Material supplied section start

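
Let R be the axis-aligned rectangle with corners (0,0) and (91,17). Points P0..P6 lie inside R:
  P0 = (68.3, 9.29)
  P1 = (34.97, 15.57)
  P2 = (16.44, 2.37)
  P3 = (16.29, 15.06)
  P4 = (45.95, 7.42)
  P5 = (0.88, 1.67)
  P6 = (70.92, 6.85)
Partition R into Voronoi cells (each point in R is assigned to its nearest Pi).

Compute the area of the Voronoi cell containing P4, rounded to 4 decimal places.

Area of P4's cell: 320.8848

1. box [0,91]×[0,17]: [(0, 0) (91, 0) (91, 17) (0, 17)]
2. ⊥bis P4·P0 via (57.125,8.355): [(0, 0) (57.8241, 0) (56.4017, 17) (0, 17)]  |A|=970.9188
3. ⊥bis P4·P1 via (40.46,11.495): [(31.9277, 0) (57.8241, 0) (56.4017, 17) (44.5461, 17)]  |A|=320.8909
4. ⊥bis P4·P2 via (31.195,4.895): [(32.013, 0.1149) (32.0327, 0) (57.8241, 0) (56.4017, 17) (44.5461, 17)]  |A|=320.8848
5. ⊥bis P4·P3 via (31.12,11.24): [(32.013, 0.1149) (32.0327, 0) (57.8241, 0) (56.4017, 17) (44.5461, 17)]  |A|=320.8848
6. ⊥bis P4·P5 via (23.415,4.545): [(32.013, 0.1149) (32.0327, 0) (57.8241, 0) (56.4017, 17) (44.5461, 17)]  |A|=320.8848
7. ⊥bis P4·P6 via (58.435,7.135): [(32.013, 0.1149) (32.0327, 0) (57.8241, 0) (56.4017, 17) (44.5461, 17)]  |A|=320.8848
8. canonical 5-gon: [(32.013, 0.1149) (32.0327, 0) (57.8241, 0) (56.4017, 17) (44.5461, 17)]
9. shoelace: 320.8848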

Material supplied section end

== Exercise requirements ==
The expected answer is the lines from the one containing "P3 = (16.29, 15.06)" through the end of the material, reproduced exactly with both ends kept.

== Response for this exercise ==
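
  P3 = (16.29, 15.06)
  P4 = (45.95, 7.42)
  P5 = (0.88, 1.67)
  P6 = (70.92, 6.85)
Partition R into Voronoi cells (each point in R is assigned to its nearest Pi).

Compute the area of the Voronoi cell containing P4, rounded to 4 decimal places.

Area of P4's cell: 320.8848

1. box [0,91]×[0,17]: [(0, 0) (91, 0) (91, 17) (0, 17)]
2. ⊥bis P4·P0 via (57.125,8.355): [(0, 0) (57.8241, 0) (56.4017, 17) (0, 17)]  |A|=970.9188
3. ⊥bis P4·P1 via (40.46,11.495): [(31.9277, 0) (57.8241, 0) (56.4017, 17) (44.5461, 17)]  |A|=320.8909
4. ⊥bis P4·P2 via (31.195,4.895): [(32.013, 0.1149) (32.0327, 0) (57.8241, 0) (56.4017, 17) (44.5461, 17)]  |A|=320.8848
5. ⊥bis P4·P3 via (31.12,11.24): [(32.013, 0.1149) (32.0327, 0) (57.8241, 0) (56.4017, 17) (44.5461, 17)]  |A|=320.8848
6. ⊥bis P4·P5 via (23.415,4.545): [(32.013, 0.1149) (32.0327, 0) (57.8241, 0) (56.4017, 17) (44.5461, 17)]  |A|=320.8848
7. ⊥bis P4·P6 via (58.435,7.135): [(32.013, 0.1149) (32.0327, 0) (57.8241, 0) (56.4017, 17) (44.5461, 17)]  |A|=320.8848
8. canonical 5-gon: [(32.013, 0.1149) (32.0327, 0) (57.8241, 0) (56.4017, 17) (44.5461, 17)]
9. shoelace: 320.8848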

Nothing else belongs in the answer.